### Directions
Show every line of the records below that contains the word "referenced".
+-------+
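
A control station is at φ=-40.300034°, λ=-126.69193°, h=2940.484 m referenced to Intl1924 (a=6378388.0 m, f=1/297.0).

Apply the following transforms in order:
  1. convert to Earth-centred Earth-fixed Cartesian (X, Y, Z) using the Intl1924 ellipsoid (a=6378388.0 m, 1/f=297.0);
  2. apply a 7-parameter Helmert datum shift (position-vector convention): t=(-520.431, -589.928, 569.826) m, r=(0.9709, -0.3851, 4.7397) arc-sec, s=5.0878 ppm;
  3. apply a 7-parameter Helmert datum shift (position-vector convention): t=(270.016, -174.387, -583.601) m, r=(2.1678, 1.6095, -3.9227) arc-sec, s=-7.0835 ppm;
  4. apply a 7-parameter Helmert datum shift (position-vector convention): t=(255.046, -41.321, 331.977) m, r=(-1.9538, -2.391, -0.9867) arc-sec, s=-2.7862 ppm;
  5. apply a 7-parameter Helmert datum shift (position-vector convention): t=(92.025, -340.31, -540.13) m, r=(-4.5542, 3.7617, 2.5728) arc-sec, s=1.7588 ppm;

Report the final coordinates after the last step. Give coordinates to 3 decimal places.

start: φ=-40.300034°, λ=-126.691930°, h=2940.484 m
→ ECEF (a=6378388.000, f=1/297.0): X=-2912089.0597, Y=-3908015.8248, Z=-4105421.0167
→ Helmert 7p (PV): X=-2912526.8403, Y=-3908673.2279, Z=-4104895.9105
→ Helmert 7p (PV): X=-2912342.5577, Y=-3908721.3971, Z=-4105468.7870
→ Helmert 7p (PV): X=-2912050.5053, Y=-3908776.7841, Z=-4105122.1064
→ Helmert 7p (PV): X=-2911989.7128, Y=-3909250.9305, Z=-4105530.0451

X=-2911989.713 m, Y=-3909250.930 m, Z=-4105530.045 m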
+-------+
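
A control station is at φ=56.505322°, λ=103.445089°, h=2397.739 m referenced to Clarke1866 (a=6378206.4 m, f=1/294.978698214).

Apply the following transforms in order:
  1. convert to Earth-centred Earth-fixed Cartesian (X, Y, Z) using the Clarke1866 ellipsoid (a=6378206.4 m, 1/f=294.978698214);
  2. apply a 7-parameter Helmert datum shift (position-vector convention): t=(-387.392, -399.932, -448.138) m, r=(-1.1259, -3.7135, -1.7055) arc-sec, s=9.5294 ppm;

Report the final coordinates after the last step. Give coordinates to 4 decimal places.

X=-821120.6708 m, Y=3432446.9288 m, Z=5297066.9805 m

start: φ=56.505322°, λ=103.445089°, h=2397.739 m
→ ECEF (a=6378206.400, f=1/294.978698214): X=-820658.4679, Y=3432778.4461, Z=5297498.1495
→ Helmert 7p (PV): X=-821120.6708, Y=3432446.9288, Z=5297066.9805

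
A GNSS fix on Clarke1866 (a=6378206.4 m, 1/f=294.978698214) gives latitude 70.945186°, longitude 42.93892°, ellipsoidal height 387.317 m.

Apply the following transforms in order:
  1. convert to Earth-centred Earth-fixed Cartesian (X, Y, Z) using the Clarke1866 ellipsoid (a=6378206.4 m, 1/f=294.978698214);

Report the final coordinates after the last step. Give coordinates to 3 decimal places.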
+-------+
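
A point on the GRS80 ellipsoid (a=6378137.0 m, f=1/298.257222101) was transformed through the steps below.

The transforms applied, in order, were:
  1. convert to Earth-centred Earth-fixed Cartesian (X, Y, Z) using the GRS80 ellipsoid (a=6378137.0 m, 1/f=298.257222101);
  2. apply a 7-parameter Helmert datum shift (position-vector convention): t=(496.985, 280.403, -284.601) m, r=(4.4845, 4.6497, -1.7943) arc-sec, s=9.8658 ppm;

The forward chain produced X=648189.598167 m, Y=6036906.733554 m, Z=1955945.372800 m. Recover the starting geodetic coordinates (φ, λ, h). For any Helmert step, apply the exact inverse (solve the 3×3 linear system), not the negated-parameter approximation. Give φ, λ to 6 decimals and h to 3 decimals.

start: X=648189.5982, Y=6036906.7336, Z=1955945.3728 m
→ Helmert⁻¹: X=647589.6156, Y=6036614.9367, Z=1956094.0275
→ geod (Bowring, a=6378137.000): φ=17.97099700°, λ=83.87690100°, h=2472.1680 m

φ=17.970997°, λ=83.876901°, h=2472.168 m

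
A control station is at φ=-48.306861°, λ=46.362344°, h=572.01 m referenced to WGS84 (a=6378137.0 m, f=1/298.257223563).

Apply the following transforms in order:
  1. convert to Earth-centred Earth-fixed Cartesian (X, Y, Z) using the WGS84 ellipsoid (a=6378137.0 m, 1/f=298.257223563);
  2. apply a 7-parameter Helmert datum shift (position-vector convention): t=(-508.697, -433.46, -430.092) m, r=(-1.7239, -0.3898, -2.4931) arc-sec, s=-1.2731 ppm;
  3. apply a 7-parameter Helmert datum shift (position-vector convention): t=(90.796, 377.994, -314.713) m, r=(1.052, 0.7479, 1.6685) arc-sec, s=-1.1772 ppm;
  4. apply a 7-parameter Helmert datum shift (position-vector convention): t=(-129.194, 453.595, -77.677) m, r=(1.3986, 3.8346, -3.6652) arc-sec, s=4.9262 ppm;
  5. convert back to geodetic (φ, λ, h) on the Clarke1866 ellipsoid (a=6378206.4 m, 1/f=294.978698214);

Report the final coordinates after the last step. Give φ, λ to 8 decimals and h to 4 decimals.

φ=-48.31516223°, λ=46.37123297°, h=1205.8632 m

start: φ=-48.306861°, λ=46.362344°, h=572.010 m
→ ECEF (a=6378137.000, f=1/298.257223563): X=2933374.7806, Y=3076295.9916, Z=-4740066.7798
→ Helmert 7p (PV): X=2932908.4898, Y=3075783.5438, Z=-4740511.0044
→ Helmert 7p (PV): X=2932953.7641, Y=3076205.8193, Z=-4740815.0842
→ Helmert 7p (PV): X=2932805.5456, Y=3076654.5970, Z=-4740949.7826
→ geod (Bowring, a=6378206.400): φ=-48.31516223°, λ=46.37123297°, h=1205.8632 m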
+-------+
### Output of the exercise
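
A control station is at φ=-40.300034°, λ=-126.69193°, h=2940.484 m referenced to Intl1924 (a=6378388.0 m, f=1/297.0).
A control station is at φ=56.505322°, λ=103.445089°, h=2397.739 m referenced to Clarke1866 (a=6378206.4 m, f=1/294.978698214).
A control station is at φ=-48.306861°, λ=46.362344°, h=572.01 m referenced to WGS84 (a=6378137.0 m, f=1/298.257223563).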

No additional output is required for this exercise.